**TASK DESCRIPTION**.
Look through the listing below and count the lines holding "reliably". Reply with the number alone.

**EXERCISE MATERIAL**.
================

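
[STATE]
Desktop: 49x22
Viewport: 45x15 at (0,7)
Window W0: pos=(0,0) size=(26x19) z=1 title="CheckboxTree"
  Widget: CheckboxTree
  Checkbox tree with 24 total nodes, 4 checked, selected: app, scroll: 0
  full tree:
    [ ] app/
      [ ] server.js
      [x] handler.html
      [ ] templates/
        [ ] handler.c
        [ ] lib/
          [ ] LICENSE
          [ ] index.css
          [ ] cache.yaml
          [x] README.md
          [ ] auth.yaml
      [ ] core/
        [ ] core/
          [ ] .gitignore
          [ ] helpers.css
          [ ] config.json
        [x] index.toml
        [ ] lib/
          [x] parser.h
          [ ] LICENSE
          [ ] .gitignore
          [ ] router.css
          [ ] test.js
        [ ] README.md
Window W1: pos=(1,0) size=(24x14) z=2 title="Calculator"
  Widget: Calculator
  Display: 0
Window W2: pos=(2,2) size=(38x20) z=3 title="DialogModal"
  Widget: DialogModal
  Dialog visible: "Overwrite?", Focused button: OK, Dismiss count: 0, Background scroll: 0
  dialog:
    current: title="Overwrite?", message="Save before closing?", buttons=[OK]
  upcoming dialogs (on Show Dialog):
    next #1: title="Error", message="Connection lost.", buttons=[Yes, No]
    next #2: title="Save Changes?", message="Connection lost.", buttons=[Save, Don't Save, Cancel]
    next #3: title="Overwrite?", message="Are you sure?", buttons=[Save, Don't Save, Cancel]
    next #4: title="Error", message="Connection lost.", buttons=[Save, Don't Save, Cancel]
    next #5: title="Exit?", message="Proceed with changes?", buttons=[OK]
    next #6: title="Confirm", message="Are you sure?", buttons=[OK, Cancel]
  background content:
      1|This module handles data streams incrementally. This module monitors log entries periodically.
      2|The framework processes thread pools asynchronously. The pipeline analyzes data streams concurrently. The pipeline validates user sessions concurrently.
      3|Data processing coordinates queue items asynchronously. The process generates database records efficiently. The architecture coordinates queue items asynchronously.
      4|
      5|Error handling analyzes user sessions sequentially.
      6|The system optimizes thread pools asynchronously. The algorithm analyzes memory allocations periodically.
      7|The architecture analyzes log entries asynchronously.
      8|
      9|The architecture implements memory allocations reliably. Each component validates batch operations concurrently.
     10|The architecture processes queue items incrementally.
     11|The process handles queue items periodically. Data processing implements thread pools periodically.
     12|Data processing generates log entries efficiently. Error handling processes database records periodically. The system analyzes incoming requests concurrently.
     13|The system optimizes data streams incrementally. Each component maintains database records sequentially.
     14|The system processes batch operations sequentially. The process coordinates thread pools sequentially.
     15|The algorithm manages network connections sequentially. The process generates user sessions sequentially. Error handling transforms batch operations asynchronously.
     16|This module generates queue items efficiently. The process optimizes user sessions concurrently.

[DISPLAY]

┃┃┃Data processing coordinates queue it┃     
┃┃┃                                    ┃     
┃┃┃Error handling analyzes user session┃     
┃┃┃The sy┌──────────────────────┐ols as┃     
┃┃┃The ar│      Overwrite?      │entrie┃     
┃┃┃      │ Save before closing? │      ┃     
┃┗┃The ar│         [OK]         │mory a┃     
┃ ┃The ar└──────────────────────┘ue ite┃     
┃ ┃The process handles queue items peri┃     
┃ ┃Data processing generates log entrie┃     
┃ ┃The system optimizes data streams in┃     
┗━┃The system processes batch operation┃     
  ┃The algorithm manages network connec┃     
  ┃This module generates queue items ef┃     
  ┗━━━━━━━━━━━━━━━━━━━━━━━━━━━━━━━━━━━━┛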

================

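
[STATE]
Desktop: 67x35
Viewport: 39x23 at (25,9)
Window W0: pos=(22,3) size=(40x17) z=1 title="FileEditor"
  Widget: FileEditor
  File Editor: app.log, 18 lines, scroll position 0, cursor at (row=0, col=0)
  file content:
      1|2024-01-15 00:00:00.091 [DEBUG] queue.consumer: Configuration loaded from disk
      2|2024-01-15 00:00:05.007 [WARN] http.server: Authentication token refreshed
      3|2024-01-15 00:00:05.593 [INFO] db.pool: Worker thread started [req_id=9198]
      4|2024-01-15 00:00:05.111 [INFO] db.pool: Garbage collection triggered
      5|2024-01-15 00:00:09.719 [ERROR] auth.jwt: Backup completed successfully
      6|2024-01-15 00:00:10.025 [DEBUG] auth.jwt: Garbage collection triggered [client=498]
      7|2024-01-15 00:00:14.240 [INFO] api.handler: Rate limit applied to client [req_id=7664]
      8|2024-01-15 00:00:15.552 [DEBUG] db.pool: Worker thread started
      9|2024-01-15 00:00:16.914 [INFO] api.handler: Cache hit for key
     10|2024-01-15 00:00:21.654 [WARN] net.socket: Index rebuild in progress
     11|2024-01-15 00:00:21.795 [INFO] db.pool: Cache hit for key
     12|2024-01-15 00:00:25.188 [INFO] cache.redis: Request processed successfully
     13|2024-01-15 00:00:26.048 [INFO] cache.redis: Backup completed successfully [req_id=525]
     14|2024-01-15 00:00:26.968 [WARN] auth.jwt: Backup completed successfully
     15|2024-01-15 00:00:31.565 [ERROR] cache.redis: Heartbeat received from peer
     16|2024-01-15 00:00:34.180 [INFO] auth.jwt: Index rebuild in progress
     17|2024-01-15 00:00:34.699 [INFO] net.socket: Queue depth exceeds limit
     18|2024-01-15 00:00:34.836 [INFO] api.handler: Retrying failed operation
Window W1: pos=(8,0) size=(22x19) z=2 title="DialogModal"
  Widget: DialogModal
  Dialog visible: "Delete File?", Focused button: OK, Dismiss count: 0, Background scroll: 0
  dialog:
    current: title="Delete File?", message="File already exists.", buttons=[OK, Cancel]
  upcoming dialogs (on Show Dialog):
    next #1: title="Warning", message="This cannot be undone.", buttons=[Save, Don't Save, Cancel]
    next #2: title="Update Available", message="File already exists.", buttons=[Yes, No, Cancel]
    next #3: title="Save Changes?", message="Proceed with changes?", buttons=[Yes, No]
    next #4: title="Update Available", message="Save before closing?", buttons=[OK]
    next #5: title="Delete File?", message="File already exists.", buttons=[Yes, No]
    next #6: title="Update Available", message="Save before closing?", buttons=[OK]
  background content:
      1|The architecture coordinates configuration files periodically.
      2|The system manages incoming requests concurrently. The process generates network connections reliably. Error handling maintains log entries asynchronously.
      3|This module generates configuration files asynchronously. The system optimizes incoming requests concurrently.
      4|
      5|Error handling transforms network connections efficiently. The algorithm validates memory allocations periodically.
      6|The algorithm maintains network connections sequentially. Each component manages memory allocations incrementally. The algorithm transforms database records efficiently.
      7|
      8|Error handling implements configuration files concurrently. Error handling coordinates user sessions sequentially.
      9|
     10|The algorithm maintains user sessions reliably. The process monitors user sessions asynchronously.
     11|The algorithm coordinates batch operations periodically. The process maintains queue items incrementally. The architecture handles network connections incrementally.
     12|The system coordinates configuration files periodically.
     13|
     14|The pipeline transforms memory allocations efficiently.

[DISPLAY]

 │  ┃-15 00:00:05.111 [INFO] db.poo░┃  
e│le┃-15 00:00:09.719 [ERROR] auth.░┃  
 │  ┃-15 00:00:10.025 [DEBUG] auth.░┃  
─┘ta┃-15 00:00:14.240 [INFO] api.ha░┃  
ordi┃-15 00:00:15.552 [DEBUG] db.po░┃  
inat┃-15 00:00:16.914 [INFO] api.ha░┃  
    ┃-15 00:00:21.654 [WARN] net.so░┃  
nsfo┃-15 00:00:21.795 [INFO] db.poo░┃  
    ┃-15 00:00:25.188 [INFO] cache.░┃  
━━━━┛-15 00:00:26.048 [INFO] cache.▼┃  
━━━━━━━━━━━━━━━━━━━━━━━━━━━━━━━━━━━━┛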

================

**EXERCISE SOLUTION**.
3